What the task asks: Emit only the lines from the line containing "Emit the outer" through the last line of the entries, unchanged.
START Source information
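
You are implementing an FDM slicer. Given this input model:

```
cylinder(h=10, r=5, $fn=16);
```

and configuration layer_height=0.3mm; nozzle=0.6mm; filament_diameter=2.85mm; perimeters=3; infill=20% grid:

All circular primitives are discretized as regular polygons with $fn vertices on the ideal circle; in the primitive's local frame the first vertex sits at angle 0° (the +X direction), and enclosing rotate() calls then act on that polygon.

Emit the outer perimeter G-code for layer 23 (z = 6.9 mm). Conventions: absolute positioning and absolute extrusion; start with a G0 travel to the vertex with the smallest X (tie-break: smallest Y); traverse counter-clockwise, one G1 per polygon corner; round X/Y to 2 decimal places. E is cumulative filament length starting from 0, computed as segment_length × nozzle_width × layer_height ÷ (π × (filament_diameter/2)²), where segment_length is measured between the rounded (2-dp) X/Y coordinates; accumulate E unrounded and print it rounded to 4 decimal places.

At z = 6.9 mm: the r=5 cylinder contributes a regular 16-gon of circumradius 5. The outline is a single polygon with 16 vertices. Extrusion per mm of travel: 0.6 × 0.3 / (π × 1.425²) = 0.028216. Accumulating E over each segment gives final E = 0.8810.

G0 X-5.00 Y0.00 Z6.90
G1 X-4.62 Y-1.91 E0.0549
G1 X-3.54 Y-3.54 E0.1101
G1 X-1.91 Y-4.62 E0.1653
G1 X0.00 Y-5.00 E0.2202
G1 X1.91 Y-4.62 E0.2752
G1 X3.54 Y-3.54 E0.3304
G1 X4.62 Y-1.91 E0.3855
G1 X5.00 Y0.00 E0.4405
G1 X4.62 Y1.91 E0.4954
G1 X3.54 Y3.54 E0.5506
G1 X1.91 Y4.62 E0.6058
G1 X0.00 Y5.00 E0.6607
G1 X-1.91 Y4.62 E0.7157
G1 X-3.54 Y3.54 E0.7708
G1 X-4.62 Y1.91 E0.8260
G1 X-5.00 Y0.00 E0.8810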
END Source information
Answer to this problem:
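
Emit the outer perimeter G-code for layer 23 (z = 6.9 mm). Conventions: absolute positioning and absolute extrusion; start with a G0 travel to the vertex with the smallest X (tie-break: smallest Y); traverse counter-clockwise, one G1 per polygon corner; round X/Y to 2 decimal places. E is cumulative filament length starting from 0, computed as segment_length × nozzle_width × layer_height ÷ (π × (filament_diameter/2)²), where segment_length is measured between the rounded (2-dp) X/Y coordinates; accumulate E unrounded and print it rounded to 4 decimal places.

At z = 6.9 mm: the r=5 cylinder contributes a regular 16-gon of circumradius 5. The outline is a single polygon with 16 vertices. Extrusion per mm of travel: 0.6 × 0.3 / (π × 1.425²) = 0.028216. Accumulating E over each segment gives final E = 0.8810.

G0 X-5.00 Y0.00 Z6.90
G1 X-4.62 Y-1.91 E0.0549
G1 X-3.54 Y-3.54 E0.1101
G1 X-1.91 Y-4.62 E0.1653
G1 X0.00 Y-5.00 E0.2202
G1 X1.91 Y-4.62 E0.2752
G1 X3.54 Y-3.54 E0.3304
G1 X4.62 Y-1.91 E0.3855
G1 X5.00 Y0.00 E0.4405
G1 X4.62 Y1.91 E0.4954
G1 X3.54 Y3.54 E0.5506
G1 X1.91 Y4.62 E0.6058
G1 X0.00 Y5.00 E0.6607
G1 X-1.91 Y4.62 E0.7157
G1 X-3.54 Y3.54 E0.7708
G1 X-4.62 Y1.91 E0.8260
G1 X-5.00 Y0.00 E0.8810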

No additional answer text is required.